==== Records to process
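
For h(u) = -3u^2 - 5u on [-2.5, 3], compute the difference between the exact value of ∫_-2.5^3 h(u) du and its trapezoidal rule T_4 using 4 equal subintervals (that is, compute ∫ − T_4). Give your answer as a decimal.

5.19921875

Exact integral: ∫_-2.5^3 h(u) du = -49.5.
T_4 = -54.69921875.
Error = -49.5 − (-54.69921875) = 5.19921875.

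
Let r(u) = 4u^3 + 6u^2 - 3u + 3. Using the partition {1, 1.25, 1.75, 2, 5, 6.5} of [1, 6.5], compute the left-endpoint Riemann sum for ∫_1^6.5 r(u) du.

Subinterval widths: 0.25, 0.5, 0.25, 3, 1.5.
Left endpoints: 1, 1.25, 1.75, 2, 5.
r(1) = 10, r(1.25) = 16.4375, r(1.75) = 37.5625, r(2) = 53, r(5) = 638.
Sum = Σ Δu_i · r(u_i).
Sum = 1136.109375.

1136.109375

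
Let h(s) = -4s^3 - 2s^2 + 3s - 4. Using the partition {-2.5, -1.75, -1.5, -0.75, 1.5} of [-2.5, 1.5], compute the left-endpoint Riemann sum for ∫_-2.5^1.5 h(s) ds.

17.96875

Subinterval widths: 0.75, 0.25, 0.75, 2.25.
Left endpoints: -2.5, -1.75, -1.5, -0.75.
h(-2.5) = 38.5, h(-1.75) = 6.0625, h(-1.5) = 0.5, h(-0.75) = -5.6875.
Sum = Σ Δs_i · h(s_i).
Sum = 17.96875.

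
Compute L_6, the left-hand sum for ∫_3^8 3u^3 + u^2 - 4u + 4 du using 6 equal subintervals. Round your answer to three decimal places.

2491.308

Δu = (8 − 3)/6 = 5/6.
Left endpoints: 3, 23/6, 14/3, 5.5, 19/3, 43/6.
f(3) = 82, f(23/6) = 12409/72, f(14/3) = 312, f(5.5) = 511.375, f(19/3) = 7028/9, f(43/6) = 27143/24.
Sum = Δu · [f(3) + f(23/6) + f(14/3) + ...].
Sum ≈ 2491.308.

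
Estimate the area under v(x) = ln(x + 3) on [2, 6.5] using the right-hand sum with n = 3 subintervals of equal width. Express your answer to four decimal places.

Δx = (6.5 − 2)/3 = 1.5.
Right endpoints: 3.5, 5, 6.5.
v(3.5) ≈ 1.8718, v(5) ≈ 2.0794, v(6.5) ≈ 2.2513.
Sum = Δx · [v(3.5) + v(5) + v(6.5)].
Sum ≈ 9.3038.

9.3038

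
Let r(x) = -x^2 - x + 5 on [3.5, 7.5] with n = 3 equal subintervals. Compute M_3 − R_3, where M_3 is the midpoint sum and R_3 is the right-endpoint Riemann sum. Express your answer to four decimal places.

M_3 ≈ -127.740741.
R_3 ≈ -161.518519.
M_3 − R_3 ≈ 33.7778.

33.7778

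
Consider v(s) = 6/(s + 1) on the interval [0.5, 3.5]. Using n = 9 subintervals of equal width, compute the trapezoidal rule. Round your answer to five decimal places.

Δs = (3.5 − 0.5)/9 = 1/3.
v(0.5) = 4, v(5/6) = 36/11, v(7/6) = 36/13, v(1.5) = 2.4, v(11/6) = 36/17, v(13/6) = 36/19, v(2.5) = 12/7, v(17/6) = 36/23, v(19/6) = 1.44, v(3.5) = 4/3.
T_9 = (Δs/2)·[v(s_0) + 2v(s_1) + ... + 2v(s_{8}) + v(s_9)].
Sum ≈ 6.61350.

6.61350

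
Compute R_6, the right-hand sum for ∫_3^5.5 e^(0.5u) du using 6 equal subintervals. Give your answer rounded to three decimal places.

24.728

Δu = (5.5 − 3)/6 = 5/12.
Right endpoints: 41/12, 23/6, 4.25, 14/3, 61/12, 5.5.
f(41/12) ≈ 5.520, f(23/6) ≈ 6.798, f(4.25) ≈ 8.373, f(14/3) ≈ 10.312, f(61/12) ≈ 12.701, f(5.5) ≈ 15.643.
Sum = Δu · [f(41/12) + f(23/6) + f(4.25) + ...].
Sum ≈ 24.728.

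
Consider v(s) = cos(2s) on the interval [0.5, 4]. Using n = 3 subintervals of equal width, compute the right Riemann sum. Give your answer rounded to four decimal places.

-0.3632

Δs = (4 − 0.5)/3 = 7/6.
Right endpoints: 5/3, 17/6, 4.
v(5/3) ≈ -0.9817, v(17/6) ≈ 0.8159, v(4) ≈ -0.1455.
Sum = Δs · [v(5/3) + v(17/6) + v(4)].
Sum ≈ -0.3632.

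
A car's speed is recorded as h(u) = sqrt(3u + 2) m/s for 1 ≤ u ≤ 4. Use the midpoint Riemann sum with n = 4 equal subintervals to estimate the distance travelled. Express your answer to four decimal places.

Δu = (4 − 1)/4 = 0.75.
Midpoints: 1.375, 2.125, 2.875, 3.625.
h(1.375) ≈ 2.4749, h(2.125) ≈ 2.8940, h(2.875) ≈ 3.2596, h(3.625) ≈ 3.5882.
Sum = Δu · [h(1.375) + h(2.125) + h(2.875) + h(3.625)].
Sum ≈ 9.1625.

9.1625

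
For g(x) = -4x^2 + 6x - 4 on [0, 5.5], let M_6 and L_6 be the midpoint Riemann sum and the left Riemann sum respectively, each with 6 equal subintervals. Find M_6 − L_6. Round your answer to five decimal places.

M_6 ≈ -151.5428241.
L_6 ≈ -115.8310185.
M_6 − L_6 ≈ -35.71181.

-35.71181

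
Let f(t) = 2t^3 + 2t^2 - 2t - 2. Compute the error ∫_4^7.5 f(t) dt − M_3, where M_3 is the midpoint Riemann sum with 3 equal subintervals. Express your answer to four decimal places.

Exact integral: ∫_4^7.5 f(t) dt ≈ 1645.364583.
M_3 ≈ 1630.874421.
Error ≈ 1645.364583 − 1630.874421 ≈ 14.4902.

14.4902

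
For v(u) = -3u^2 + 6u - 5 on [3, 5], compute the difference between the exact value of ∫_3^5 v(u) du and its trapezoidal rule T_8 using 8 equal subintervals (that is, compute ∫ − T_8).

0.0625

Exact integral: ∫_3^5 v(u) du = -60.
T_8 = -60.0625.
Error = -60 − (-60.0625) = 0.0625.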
========
==== Records to process
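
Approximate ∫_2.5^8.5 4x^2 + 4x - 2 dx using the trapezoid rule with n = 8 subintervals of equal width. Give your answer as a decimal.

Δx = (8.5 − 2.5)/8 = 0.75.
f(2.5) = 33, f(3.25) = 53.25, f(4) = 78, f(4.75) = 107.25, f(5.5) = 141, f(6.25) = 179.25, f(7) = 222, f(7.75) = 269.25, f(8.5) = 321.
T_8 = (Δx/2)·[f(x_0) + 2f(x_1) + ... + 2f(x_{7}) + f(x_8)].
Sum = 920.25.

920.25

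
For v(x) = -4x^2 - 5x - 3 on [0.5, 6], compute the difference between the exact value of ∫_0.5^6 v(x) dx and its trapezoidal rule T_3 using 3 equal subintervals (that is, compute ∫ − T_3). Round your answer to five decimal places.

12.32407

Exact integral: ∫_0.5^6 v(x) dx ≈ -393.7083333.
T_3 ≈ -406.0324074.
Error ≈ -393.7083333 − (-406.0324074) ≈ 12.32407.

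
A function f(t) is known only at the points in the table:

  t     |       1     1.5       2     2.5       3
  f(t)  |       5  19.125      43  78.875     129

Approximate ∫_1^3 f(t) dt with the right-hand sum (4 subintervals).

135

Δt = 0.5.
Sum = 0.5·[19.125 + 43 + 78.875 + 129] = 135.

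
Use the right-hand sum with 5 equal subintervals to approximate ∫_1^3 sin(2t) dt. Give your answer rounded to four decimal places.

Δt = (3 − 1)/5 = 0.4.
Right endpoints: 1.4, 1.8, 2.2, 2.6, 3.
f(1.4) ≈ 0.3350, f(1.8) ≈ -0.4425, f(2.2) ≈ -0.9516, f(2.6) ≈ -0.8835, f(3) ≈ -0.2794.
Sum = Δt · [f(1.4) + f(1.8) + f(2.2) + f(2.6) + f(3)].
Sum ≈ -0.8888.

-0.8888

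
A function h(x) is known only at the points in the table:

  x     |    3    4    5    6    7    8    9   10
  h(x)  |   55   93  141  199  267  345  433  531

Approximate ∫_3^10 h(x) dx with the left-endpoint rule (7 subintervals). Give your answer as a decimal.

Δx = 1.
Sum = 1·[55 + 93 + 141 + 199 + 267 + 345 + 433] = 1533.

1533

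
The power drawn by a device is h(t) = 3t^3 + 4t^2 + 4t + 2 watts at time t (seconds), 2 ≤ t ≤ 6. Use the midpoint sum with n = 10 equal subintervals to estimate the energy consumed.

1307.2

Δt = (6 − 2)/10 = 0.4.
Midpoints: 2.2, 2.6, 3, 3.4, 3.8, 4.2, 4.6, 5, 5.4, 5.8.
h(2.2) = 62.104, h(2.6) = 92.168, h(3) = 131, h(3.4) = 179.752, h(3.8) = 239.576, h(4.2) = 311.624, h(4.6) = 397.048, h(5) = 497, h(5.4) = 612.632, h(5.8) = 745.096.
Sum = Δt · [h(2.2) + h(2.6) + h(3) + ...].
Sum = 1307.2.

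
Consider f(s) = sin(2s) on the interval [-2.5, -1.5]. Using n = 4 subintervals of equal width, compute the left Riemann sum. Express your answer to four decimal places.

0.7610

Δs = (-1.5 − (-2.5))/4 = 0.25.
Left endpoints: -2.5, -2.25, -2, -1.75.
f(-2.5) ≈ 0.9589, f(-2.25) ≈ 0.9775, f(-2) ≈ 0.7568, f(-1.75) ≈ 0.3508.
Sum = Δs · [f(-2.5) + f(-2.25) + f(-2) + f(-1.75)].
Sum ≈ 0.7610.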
========
==== Records to process
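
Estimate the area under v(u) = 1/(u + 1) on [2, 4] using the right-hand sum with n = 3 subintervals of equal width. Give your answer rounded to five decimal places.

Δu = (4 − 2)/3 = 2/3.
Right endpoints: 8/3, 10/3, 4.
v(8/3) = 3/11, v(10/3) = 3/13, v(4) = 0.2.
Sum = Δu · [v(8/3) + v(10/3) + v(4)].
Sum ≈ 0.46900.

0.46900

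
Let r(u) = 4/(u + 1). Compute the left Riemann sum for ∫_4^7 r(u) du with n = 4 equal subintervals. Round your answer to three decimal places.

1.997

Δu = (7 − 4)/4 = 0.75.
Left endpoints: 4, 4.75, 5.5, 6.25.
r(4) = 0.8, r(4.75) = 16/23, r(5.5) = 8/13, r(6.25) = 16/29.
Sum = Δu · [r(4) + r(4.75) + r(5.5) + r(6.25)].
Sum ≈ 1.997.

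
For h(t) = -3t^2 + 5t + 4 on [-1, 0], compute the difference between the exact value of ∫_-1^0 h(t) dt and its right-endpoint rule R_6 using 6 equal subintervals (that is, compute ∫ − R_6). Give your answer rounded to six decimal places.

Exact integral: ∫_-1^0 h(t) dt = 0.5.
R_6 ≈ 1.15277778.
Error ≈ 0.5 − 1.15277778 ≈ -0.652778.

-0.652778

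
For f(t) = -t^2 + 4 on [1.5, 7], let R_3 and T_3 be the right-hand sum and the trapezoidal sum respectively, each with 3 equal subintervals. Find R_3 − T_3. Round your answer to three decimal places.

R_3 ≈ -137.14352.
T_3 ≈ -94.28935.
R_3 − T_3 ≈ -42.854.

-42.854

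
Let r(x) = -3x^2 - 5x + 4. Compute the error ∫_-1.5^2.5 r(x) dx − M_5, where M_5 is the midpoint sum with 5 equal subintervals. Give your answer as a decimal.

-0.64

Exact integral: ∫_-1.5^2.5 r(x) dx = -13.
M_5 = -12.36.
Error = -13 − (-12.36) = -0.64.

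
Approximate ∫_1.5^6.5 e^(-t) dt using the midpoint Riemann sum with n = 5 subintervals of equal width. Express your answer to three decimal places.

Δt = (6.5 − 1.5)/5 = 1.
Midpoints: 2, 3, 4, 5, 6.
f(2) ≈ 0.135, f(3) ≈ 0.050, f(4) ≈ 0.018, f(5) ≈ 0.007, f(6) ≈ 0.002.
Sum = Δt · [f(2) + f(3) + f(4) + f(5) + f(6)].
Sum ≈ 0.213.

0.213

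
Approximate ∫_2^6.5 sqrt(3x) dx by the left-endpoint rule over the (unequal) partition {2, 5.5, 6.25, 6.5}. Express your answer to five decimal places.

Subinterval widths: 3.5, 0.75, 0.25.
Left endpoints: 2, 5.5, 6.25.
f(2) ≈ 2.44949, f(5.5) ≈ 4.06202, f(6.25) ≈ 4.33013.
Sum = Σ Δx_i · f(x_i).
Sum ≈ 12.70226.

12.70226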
========
Your task
Check each line of the records for the word "known", and show the lines that contain it.

Result for this exercise
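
A function f(t) is known only at the points in the table:
A function h(x) is known only at the points in the table: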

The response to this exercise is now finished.